• [PROBLEM DETAILS]: Go line by line through the data and copy those with the word "masked".
◇ ◇ ◇ ◇
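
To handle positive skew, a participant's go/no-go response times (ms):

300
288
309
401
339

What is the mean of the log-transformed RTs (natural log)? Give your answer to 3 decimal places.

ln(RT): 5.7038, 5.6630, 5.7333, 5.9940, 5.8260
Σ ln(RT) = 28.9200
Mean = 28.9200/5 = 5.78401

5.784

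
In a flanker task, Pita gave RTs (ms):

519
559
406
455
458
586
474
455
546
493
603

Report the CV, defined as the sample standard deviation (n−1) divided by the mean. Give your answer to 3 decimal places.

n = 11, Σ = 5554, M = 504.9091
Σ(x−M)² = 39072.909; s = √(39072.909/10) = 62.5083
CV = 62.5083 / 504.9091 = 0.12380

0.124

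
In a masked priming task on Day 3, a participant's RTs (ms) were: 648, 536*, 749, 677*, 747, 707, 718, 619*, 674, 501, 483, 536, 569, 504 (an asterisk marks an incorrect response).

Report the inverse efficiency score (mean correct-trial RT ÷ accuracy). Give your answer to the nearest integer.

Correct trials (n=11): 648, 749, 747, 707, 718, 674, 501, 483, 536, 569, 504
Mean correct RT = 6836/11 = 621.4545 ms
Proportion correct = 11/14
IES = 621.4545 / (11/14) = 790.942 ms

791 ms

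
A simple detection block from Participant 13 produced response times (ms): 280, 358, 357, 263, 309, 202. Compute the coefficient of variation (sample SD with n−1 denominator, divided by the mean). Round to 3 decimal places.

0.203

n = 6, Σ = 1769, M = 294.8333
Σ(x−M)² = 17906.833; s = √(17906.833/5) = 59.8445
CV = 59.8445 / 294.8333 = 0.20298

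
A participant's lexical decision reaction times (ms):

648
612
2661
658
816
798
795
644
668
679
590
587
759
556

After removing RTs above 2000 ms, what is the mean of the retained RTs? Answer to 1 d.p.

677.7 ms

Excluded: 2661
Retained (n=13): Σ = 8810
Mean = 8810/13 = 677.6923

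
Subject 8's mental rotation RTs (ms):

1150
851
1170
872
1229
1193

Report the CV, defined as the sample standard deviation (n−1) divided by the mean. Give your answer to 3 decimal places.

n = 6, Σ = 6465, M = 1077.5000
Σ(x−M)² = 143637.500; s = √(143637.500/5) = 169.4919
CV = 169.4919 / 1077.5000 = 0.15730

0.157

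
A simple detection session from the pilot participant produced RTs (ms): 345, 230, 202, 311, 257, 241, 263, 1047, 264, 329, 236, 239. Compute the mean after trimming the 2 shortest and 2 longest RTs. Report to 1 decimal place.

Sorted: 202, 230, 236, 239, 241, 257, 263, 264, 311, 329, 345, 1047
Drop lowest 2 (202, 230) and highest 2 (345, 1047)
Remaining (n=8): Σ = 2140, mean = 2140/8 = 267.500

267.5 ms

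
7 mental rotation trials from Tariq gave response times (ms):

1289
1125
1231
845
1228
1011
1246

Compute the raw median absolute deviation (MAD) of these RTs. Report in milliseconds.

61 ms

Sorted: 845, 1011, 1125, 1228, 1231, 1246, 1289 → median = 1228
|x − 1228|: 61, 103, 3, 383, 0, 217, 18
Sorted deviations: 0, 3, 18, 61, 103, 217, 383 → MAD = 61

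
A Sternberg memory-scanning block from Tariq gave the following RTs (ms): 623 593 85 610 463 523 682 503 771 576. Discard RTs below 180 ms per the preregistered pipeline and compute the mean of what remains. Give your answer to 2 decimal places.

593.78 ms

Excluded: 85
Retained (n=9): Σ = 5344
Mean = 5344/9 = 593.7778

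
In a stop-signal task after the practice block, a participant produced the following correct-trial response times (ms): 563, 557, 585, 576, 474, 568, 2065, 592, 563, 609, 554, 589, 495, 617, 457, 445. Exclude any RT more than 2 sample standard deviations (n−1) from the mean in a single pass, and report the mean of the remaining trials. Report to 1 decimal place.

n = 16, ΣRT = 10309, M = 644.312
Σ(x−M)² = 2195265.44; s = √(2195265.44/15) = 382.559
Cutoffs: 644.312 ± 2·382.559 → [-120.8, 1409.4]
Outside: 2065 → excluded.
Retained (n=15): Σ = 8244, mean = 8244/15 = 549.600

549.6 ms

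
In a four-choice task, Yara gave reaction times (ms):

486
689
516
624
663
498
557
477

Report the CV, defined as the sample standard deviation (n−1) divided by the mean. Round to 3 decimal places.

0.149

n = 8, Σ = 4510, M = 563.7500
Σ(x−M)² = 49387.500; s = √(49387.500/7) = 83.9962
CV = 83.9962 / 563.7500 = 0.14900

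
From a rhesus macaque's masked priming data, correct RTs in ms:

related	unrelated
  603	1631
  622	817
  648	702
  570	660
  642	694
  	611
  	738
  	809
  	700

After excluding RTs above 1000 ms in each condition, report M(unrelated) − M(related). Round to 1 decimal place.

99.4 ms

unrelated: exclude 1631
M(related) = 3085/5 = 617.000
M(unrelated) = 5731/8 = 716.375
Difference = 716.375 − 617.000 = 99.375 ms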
◇ ◇ ◇ ◇
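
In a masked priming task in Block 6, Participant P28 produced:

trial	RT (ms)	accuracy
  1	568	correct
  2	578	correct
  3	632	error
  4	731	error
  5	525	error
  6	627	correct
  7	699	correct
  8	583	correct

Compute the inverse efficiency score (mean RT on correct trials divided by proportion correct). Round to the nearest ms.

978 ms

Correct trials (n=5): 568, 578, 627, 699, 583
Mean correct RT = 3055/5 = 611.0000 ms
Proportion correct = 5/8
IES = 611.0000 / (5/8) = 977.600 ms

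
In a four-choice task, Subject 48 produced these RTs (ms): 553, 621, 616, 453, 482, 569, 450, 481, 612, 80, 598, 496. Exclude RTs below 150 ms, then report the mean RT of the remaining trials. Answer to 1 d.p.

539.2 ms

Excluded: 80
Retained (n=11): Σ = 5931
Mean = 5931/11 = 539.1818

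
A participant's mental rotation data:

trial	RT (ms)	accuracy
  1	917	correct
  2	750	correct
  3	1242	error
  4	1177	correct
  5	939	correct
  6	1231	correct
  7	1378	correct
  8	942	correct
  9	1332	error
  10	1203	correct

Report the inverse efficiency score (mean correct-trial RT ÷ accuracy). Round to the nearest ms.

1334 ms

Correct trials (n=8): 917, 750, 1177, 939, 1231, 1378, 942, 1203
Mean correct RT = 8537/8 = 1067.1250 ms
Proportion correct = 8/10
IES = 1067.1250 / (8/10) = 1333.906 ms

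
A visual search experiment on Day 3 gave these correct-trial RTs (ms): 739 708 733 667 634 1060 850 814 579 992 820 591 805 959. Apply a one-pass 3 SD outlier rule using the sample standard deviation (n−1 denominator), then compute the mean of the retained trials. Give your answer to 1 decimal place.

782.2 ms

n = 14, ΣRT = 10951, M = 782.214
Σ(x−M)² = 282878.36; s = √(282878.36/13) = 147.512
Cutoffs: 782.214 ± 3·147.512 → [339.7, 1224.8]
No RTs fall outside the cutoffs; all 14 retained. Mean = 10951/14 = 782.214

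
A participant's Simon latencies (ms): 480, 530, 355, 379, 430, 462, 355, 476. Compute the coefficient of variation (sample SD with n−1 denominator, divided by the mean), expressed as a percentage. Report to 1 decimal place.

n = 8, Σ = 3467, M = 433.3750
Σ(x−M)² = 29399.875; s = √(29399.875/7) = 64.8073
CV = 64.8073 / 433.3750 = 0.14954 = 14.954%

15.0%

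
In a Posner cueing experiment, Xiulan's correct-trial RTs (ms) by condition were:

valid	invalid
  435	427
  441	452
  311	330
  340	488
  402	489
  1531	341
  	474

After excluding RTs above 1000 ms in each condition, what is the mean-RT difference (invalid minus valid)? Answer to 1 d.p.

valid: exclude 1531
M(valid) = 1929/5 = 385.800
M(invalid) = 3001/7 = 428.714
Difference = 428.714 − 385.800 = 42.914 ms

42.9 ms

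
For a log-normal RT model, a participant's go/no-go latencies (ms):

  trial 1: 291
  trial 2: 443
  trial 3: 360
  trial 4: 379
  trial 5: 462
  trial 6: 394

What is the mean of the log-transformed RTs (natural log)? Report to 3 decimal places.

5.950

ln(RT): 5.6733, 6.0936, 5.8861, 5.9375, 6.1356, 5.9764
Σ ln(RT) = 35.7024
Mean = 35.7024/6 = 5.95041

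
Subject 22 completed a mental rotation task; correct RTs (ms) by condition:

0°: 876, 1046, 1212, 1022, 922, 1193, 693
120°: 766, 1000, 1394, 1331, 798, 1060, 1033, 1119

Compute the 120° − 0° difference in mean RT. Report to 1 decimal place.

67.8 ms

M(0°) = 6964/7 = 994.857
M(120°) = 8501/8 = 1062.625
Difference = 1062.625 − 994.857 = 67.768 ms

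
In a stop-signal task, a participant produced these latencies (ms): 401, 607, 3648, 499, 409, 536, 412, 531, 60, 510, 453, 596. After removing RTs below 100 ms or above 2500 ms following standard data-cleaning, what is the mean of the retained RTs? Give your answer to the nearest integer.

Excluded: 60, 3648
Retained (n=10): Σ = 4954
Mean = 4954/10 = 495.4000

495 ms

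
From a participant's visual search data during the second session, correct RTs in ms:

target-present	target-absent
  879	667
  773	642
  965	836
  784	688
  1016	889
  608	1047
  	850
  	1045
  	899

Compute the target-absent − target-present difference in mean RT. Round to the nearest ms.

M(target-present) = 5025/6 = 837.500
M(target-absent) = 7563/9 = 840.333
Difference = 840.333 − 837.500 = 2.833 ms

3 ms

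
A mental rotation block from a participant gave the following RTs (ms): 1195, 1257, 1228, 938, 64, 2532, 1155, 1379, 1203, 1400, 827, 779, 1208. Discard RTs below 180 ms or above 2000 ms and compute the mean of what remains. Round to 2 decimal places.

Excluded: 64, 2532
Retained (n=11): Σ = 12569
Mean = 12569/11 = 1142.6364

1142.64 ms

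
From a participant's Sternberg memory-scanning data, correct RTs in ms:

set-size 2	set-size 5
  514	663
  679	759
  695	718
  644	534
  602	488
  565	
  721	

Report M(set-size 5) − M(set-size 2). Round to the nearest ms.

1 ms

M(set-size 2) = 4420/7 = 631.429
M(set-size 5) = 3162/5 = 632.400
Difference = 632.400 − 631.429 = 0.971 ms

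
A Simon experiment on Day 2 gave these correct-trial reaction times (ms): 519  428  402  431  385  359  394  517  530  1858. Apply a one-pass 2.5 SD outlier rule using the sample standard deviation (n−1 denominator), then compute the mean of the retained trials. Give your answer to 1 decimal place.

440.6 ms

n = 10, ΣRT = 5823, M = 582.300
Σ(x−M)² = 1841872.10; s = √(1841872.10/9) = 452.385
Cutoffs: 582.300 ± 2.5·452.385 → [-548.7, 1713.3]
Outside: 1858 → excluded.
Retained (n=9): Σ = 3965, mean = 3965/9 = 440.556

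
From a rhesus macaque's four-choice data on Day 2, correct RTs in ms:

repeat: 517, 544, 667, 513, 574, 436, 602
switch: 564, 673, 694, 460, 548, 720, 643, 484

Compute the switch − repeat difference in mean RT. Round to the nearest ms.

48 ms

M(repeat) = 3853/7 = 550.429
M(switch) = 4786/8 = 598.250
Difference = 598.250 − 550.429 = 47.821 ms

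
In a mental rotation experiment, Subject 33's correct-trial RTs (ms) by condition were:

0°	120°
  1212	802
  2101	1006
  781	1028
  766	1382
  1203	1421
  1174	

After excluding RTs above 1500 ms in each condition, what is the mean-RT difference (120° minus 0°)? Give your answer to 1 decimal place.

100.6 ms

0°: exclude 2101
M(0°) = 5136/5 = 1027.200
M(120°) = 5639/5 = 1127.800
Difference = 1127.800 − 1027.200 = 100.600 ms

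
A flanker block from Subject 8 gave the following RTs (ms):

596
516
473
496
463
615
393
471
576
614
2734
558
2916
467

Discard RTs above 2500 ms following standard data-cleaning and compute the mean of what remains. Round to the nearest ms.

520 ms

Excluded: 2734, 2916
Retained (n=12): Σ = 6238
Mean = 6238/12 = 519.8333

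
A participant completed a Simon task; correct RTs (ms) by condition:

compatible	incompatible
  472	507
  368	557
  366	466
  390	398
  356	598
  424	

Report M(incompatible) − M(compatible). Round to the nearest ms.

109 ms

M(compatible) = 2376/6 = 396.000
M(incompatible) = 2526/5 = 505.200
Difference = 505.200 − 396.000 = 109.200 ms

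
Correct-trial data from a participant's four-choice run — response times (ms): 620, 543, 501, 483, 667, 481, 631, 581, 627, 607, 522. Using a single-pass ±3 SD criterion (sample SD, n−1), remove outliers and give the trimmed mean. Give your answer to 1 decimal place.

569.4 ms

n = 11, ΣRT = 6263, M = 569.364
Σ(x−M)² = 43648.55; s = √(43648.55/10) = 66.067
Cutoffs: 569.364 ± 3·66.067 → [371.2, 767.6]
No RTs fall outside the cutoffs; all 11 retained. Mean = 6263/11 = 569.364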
◇ ◇ ◇ ◇
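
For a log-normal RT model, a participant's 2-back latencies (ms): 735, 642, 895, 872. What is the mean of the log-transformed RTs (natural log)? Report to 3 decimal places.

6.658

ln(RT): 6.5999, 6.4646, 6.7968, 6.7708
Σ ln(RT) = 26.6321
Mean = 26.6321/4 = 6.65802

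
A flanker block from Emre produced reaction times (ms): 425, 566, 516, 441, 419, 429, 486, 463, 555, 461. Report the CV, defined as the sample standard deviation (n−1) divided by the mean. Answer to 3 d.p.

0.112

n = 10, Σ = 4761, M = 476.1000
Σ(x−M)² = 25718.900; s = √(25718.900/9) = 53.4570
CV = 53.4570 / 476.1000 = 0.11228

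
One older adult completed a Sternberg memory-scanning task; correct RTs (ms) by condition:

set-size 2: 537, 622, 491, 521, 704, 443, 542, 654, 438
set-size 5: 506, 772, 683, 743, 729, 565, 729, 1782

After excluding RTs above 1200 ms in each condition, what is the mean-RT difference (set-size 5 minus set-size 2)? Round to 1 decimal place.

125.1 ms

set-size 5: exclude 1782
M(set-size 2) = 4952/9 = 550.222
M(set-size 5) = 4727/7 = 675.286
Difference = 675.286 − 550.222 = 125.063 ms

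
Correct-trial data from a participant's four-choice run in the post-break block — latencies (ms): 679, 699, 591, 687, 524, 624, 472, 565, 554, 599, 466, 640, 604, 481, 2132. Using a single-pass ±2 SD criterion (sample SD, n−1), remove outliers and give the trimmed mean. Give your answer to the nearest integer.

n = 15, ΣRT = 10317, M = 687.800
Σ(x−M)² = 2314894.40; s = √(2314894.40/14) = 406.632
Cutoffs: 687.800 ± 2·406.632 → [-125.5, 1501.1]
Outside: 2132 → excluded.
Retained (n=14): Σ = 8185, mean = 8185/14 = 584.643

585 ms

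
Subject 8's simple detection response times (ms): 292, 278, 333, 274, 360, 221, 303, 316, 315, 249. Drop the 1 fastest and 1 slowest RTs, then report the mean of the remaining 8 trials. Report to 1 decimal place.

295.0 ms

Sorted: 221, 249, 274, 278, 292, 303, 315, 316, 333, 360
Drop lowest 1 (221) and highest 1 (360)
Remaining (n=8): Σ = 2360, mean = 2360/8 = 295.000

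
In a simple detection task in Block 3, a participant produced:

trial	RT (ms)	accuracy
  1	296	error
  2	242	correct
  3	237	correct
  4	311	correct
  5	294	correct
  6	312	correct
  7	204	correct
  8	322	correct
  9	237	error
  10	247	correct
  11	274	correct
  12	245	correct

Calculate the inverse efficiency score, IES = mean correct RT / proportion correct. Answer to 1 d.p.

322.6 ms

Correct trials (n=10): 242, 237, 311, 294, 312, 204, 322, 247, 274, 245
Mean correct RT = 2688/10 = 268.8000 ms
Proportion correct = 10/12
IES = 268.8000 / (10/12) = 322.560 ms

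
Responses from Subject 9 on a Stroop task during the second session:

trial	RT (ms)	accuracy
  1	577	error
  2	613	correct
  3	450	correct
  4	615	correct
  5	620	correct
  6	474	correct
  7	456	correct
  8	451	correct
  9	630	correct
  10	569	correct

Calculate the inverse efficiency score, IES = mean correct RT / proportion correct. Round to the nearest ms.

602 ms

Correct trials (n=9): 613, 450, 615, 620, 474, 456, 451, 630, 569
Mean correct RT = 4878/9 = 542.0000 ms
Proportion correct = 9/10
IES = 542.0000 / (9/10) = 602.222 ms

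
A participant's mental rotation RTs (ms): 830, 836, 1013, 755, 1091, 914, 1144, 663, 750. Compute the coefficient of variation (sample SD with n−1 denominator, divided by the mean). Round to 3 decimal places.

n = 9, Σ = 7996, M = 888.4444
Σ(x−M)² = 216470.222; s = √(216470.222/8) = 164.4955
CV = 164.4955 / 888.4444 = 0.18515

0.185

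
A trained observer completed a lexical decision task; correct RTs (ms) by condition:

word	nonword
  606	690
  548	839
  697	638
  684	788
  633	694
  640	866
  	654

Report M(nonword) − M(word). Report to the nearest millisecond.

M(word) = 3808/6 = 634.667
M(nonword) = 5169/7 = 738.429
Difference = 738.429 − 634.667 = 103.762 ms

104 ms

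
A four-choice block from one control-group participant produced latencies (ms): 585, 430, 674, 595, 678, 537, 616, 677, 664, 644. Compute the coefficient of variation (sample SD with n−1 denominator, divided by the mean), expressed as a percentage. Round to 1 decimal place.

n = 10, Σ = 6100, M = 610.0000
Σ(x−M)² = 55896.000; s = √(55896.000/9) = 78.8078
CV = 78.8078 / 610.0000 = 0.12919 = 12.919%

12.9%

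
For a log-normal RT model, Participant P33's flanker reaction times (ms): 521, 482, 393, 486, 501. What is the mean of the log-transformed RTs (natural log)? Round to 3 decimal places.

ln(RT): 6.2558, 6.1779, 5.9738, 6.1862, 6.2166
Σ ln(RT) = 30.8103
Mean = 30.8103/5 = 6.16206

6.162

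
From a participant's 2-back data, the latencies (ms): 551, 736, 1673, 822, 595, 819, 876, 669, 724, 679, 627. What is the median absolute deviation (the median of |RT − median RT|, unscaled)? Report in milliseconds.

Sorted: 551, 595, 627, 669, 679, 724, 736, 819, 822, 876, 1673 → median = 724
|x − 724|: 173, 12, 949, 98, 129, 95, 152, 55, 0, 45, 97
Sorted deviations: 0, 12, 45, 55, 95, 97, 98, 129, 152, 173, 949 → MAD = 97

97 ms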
◇ ◇ ◇ ◇
• [EXPECTED ANSWER]:
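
In a masked priming task on Day 3, a participant's RTs (ms) were: 648, 536*, 749, 677*, 747, 707, 718, 619*, 674, 501, 483, 536, 569, 504 (an asterisk marks an incorrect response).
From a rhesus macaque's masked priming data, correct RTs in ms:
In a masked priming task in Block 6, Participant P28 produced: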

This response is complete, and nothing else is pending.